[What the task asks] For every line in the records that has the word "below", make a copy.

[Dataset items]
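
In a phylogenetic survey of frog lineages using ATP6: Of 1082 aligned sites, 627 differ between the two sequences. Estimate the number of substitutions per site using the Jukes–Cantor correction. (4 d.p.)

p = 627/1082 ≈ 0.579482.
d = −(3/4) ln(1 − 4p/3) = −0.75 ln(1 − 0.772643) = −0.75 ln(0.227357)
  = −0.75 × (-1.481234) = 1.110926 substitutions/site.

1.1109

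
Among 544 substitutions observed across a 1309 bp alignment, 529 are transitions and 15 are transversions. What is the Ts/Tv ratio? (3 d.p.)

35.267

R = 529/15 = 35.266666… ≈ 35.267 (to 3 d.p.).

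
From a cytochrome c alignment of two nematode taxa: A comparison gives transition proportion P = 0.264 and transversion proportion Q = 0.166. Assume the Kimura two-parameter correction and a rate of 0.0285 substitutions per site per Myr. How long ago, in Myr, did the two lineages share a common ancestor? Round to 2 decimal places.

Under the Kimura two-parameter model, d = −½ ln(1 − 2P − Q) − ¼ ln(1 − 2Q).
1 − 2P − Q = 0.306, giving −½ ln(0.306) = 0.592085.
1 − 2Q = 0.668, giving −¼ ln(0.668) = 0.100867.
d = 0.592085 + 0.100867 = 0.692952.
Under a molecular clock d = 2μt, so t = d/(2μ) = 0.692952 / (2 × 0.0285) = 12.16 Myr.

12.16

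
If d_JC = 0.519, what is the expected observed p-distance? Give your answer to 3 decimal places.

p = (3/4)(1 − e^(−4d/3)) = 0.75 × (1 − e^(-0.692)) = 0.75 × (1 − 0.500574) = 0.374570.

0.375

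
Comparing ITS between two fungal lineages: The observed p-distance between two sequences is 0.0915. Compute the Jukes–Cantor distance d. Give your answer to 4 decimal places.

d = −(3/4) ln(1 − 4p/3) = −0.75 ln(1 − 0.122) = −0.75 ln(0.878)
  = −0.75 × (-0.130109) = 0.097582 substitutions/site.

0.0976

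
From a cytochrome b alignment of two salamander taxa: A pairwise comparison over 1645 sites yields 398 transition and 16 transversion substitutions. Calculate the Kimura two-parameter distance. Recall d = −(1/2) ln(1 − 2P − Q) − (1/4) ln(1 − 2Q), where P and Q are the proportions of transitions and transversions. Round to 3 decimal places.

P = 398/1645 ≈ 0.241945 and Q = 16/1645 ≈ 0.009726.
Under the Kimura two-parameter model, d = −½ ln(1 − 2P − Q) − ¼ ln(1 − 2Q).
1 − 2P − Q = 0.506384, giving −½ ln(0.506384) = 0.340230.
1 − 2Q = 0.980548, giving −¼ ln(0.980548) = 0.004911.
d = 0.340230 + 0.004911 = 0.345141.

0.345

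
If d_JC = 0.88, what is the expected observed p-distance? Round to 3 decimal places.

p = (3/4)(1 − e^(−4d/3)) = 0.75 × (1 − e^(-1.173333)) = 0.75 × (1 − 0.309334) = 0.518000.

0.518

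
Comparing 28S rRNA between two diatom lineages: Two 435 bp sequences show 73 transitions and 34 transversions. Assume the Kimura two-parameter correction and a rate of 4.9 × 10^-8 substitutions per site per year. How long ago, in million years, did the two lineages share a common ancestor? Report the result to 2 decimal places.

3.16

P = 73/435 ≈ 0.167816 and Q = 34/435 ≈ 0.078161.
Under the Kimura two-parameter model, d = −½ ln(1 − 2P − Q) − ¼ ln(1 − 2Q).
1 − 2P − Q = 0.586207, giving −½ ln(0.586207) = 0.267041.
1 − 2Q = 0.843678, giving −¼ ln(0.843678) = 0.042496.
d = 0.267041 + 0.042496 = 0.309537.
Under a molecular clock d = 2μt, so t = d/(2μ) = 0.309537 / (2 × 4.9 × 10^-8) = 3.16 million years.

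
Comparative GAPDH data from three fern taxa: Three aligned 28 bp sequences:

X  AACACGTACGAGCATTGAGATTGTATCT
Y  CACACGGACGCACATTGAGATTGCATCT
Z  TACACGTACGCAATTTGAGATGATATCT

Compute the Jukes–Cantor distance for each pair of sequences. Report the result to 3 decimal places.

d(X,Y) = 0.204, d(X,Z) = 0.304, d(Y,Z) = 0.304

X–Y: 5/28 sites differ → p ≈ 0.178571, d = −0.75 ln(1 − 0.238095) = 0.203950 ≈ 0.204.
X–Z: 7/28 sites differ → p = 0.25, d = −0.75 ln(1 − 0.333333) = 0.304098 ≈ 0.304.
Y–Z: 7/28 sites differ → p = 0.25, d = −0.75 ln(1 − 0.333333) = 0.304098 ≈ 0.304.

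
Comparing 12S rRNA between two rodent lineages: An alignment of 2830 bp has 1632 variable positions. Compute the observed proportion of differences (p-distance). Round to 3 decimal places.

p = 1632/2830 = 0.576678… ≈ 0.577 (to 3 d.p.).

0.577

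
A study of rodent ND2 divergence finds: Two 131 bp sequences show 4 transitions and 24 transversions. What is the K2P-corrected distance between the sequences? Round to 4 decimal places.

P = 4/131 ≈ 0.030534 and Q = 24/131 ≈ 0.183206.
Under the Kimura two-parameter model, d = −½ ln(1 − 2P − Q) − ¼ ln(1 − 2Q).
1 − 2P − Q = 0.755726, giving −½ ln(0.755726) = 0.140038.
1 − 2Q = 0.633588, giving −¼ ln(0.633588) = 0.114089.
d = 0.140038 + 0.114089 = 0.254127.

0.2541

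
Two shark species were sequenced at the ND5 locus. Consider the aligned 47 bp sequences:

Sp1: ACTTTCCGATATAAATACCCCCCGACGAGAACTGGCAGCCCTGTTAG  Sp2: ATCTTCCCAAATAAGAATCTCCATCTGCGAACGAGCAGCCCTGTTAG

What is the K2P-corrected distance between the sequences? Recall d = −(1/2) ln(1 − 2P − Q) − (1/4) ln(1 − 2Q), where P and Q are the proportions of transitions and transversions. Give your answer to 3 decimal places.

Of 47 sites, 7 differences are transitions and 8 are transversions, so P = 7/47 ≈ 0.148936 and Q = 8/47 ≈ 0.170213.
Under the Kimura two-parameter model, d = −½ ln(1 − 2P − Q) − ¼ ln(1 − 2Q).
1 − 2P − Q = 0.531915, giving −½ ln(0.531915) = 0.315636.
1 − 2Q = 0.659574, giving −¼ ln(0.659574) = 0.104040.
d = 0.315636 + 0.104040 = 0.419676.

0.420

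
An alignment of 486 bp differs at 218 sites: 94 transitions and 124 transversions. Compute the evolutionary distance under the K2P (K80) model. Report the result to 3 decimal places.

P = 94/486 ≈ 0.193416 and Q = 124/486 ≈ 0.255144.
Under the Kimura two-parameter model, d = −½ ln(1 − 2P − Q) − ¼ ln(1 − 2Q).
1 − 2P − Q = 0.358024, giving −½ ln(0.358024) = 0.513578.
1 − 2Q = 0.489712, giving −¼ ln(0.489712) = 0.178484.
d = 0.513578 + 0.178484 = 0.692062.

0.692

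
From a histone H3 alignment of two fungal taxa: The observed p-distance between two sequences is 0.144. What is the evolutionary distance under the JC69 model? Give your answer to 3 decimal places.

d = −(3/4) ln(1 − 4p/3) = −0.75 ln(1 − 0.192) = −0.75 ln(0.808)
  = −0.75 × (-0.213193) = 0.159895 substitutions/site.

0.160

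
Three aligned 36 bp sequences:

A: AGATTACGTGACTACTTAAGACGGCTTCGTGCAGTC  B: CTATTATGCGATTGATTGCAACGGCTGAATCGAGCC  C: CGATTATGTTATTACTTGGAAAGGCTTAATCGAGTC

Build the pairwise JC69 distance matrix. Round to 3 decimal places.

d(A,B) = 0.673, d(A,C) = 0.441, d(B,C) = 0.304

A–B: 16/36 sites differ → p ≈ 0.444444, d = −0.75 ln(1 − 0.592592) = 0.673455 ≈ 0.673.
A–C: 12/36 sites differ → p ≈ 0.333333, d = −0.75 ln(1 − 0.444444) = 0.440839 ≈ 0.441.
B–C: 9/36 sites differ → p = 0.25, d = −0.75 ln(1 − 0.333333) = 0.304098 ≈ 0.304.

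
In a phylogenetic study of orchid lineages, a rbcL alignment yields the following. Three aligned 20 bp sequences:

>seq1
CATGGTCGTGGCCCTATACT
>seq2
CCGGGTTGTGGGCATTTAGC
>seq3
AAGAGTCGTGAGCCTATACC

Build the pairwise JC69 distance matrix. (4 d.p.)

seq1–seq2: 8/20 sites differ → p = 0.4, d = −0.75 ln(1 − 0.533333) = 0.571605 ≈ 0.5716.
seq1–seq3: 6/20 sites differ → p = 0.3, d = −0.75 ln(1 − 0.4) = 0.383119 ≈ 0.3831.
seq2–seq3: 8/20 sites differ → p = 0.4, d = −0.75 ln(1 − 0.533333) = 0.571605 ≈ 0.5716.

d(seq1,seq2) = 0.5716, d(seq1,seq3) = 0.3831, d(seq2,seq3) = 0.5716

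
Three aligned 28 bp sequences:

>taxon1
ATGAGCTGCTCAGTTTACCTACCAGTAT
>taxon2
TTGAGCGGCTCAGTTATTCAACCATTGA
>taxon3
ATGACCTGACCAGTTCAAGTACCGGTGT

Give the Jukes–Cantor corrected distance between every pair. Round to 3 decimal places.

d(taxon1,taxon2) = 0.420, d(taxon1,taxon3) = 0.360, d(taxon2,taxon3) = 0.724

taxon1–taxon2: 9/28 sites differ → p ≈ 0.321429, d = −0.75 ln(1 − 0.428572) = 0.419713 ≈ 0.420.
taxon1–taxon3: 8/28 sites differ → p ≈ 0.285714, d = −0.75 ln(1 − 0.380952) = 0.359679 ≈ 0.360.
taxon2–taxon3: 13/28 sites differ → p ≈ 0.464286, d = −0.75 ln(1 − 0.619048) = 0.723811 ≈ 0.724.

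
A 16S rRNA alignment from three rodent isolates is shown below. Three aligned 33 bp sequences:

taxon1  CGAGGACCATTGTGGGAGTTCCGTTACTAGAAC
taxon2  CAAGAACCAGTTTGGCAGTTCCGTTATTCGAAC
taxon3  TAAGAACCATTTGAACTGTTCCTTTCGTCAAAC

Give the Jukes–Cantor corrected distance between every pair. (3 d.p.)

taxon1–taxon2: 7/33 sites differ → p ≈ 0.212121, d = −0.75 ln(1 − 0.282828) = 0.249330 ≈ 0.249.
taxon1–taxon3: 14/33 sites differ → p ≈ 0.424242, d = −0.75 ln(1 − 0.565656) = 0.625439 ≈ 0.625.
taxon2–taxon3: 10/33 sites differ → p ≈ 0.30303, d = −0.75 ln(1 − 0.40404) = 0.388186 ≈ 0.388.

d(taxon1,taxon2) = 0.249, d(taxon1,taxon3) = 0.625, d(taxon2,taxon3) = 0.388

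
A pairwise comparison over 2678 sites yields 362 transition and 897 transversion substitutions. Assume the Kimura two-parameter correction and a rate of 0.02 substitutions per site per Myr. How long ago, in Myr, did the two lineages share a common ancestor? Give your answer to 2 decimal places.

P = 362/2678 ≈ 0.135176 and Q = 897/2678 ≈ 0.334951.
Under the Kimura two-parameter model, d = −½ ln(1 − 2P − Q) − ¼ ln(1 − 2Q).
1 − 2P − Q = 0.394697, giving −½ ln(0.394697) = 0.464818.
1 − 2Q = 0.330098, giving −¼ ln(0.330098) = 0.277091.
d = 0.464818 + 0.277091 = 0.741909.
Under a molecular clock d = 2μt, so t = d/(2μ) = 0.741909 / (2 × 0.02) = 18.55 Myr.

18.55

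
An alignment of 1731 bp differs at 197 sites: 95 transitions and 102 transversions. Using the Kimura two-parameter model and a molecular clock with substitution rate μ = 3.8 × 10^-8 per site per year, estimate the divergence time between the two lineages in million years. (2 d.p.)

P = 95/1731 ≈ 0.054882 and Q = 102/1731 ≈ 0.058925.
Under the Kimura two-parameter model, d = −½ ln(1 − 2P − Q) − ¼ ln(1 − 2Q).
1 − 2P − Q = 0.831311, giving −½ ln(0.831311) = 0.092376.
1 − 2Q = 0.88215, giving −¼ ln(0.88215) = 0.031348.
d = 0.092376 + 0.031348 = 0.123724.
Under a molecular clock d = 2μt, so t = d/(2μ) = 0.123724 / (2 × 3.8 × 10^-8) = 1.63 million years.

1.63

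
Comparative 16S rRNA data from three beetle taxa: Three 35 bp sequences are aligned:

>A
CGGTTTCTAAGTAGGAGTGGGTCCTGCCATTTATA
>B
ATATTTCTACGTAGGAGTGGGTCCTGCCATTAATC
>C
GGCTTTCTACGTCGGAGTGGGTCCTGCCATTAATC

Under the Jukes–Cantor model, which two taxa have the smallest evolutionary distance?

A–B: 6/35 differ, p = 0.171, d = 0.195.
A–C: 6/35 differ, p = 0.171, d = 0.195.
B–C: 4/35 differ, p = 0.114, d = 0.124.
The smallest distance is between B and C.

B and C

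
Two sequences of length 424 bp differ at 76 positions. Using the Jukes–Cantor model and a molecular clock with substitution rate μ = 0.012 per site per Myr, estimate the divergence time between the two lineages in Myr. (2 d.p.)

p = 76/424 ≈ 0.179245.
d = −(3/4) ln(1 − 4p/3) = −0.75 ln(1 − 0.238993) = −0.75 ln(0.761007)
  = −0.75 × (-0.273113) = 0.204835 substitutions/site.
Under a molecular clock d = 2μt, so t = d/(2μ) = 0.204835 / (2 × 0.012) = 8.53 Myr.

8.53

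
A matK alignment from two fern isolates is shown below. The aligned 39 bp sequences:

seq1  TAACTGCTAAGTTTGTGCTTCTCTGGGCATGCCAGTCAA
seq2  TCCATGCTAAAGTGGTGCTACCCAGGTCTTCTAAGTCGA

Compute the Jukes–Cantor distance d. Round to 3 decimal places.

The sequences differ at 15 of 39 sites, so p = 15/39 ≈ 0.384615.
d = −(3/4) ln(1 − 4p/3) = −0.75 ln(1 − 0.51282) = −0.75 ln(0.48718)
  = −0.75 × (-0.719122) = 0.539342 substitutions/site.

0.539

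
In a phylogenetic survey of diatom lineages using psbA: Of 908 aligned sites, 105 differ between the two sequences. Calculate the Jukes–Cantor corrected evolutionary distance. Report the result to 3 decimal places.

0.126

p = 105/908 ≈ 0.115639.
d = −(3/4) ln(1 − 4p/3) = −0.75 ln(1 − 0.154185) = −0.75 ln(0.845815)
  = −0.75 × (-0.167455) = 0.125591 substitutions/site.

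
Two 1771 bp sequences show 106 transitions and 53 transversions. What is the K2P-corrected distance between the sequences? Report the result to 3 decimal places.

P = 106/1771 ≈ 0.059853 and Q = 53/1771 ≈ 0.029927.
Under the Kimura two-parameter model, d = −½ ln(1 − 2P − Q) − ¼ ln(1 − 2Q).
1 − 2P − Q = 0.850367, giving −½ ln(0.850367) = 0.081044.
1 − 2Q = 0.940146, giving −¼ ln(0.940146) = 0.015430.
d = 0.081044 + 0.015430 = 0.096474.

0.096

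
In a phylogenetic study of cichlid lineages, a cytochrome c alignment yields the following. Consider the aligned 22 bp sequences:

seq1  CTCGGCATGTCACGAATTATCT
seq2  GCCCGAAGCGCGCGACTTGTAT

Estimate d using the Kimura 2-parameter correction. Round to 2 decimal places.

Of 22 sites, 3 differences are transitions and 8 are transversions, so P = 3/22 ≈ 0.136364 and Q = 8/22 ≈ 0.363636.
Under the Kimura two-parameter model, d = −½ ln(1 − 2P − Q) − ¼ ln(1 − 2Q).
1 − 2P − Q = 0.363636, giving −½ ln(0.363636) = 0.505801.
1 − 2Q = 0.272728, giving −¼ ln(0.272728) = 0.324820.
d = 0.505801 + 0.324820 = 0.830621.

0.83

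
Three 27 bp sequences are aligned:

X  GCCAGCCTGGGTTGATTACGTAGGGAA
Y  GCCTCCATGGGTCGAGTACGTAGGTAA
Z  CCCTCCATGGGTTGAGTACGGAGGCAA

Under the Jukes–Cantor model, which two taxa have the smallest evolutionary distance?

X–Y: 6/27 differ, p = 0.222, d = 0.264.
X–Z: 7/27 differ, p = 0.259, d = 0.318.
Y–Z: 4/27 differ, p = 0.148, d = 0.165.
The smallest distance is between Y and Z.

Y and Z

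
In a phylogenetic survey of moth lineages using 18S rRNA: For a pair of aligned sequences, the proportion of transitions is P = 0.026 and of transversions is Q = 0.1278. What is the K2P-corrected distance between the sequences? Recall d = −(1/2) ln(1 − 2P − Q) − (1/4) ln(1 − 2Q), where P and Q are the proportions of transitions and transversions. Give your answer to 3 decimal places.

Under the Kimura two-parameter model, d = −½ ln(1 − 2P − Q) − ¼ ln(1 − 2Q).
1 − 2P − Q = 0.8202, giving −½ ln(0.8202) = 0.099104.
1 − 2Q = 0.7444, giving −¼ ln(0.7444) = 0.073794.
d = 0.099104 + 0.073794 = 0.172898.

0.173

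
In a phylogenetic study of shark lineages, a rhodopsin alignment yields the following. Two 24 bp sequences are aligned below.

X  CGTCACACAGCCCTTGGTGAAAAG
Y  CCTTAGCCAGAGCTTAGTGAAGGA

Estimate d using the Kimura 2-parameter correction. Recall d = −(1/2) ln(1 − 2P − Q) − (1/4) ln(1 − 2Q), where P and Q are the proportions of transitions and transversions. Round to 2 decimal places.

Of 24 sites, 5 differences are transitions and 5 are transversions, so P = 5/24 ≈ 0.208333 and Q = 5/24 ≈ 0.208333.
Under the Kimura two-parameter model, d = −½ ln(1 − 2P − Q) − ¼ ln(1 − 2Q).
1 − 2P − Q = 0.375001, giving −½ ln(0.375001) = 0.490413.
1 − 2Q = 0.583334, giving −¼ ln(0.583334) = 0.134749.
d = 0.490413 + 0.134749 = 0.625162.

0.63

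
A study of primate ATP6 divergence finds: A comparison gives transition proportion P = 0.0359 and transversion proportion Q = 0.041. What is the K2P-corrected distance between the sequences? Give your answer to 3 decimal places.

Under the Kimura two-parameter model, d = −½ ln(1 − 2P − Q) − ¼ ln(1 − 2Q).
1 − 2P − Q = 0.8872, giving −½ ln(0.8872) = 0.059842.
1 − 2Q = 0.918, giving −¼ ln(0.918) = 0.021389.
d = 0.059842 + 0.021389 = 0.081231.

0.081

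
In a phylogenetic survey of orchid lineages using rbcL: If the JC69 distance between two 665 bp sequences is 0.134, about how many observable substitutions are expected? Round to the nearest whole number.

82

Invert JC69: p = (3/4)(1 − e^(−4d/3)) = 0.75 × (1 − e^(-0.178667)) = 0.75 × (1 − 0.836384) = 0.122712.
Expected differing sites = pL ≈ 0.122712 × 665 = 81.60348 ≈ 82.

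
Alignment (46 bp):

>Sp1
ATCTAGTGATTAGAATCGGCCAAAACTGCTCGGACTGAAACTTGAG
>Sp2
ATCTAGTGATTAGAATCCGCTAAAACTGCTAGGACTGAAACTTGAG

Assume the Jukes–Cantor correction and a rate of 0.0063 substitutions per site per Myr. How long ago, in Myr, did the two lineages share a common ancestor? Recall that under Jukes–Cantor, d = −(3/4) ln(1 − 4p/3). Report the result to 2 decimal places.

The sequences differ at 3 of 46 sites (18, 21, 31), so p = 3/46 ≈ 0.065217.
d = −(3/4) ln(1 − 4p/3) = −0.75 ln(1 − 0.086956) = −0.75 ln(0.913044)
  = −0.75 × (-0.090971) = 0.068228 substitutions/site.
Under a molecular clock d = 2μt, so t = d/(2μ) = 0.068228 / (2 × 0.0063) = 5.41 Myr.

5.41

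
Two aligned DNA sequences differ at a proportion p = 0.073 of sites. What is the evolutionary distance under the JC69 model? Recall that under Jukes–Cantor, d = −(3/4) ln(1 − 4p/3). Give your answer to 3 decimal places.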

[Task solution]
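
A 16S rRNA alignment from three rodent isolates is shown below. Three aligned 33 bp sequences:
A matK alignment from two fern isolates is shown below. The aligned 39 bp sequences:
In a phylogenetic study of shark lineages, a rhodopsin alignment yields the following. Two 24 bp sequences are aligned below.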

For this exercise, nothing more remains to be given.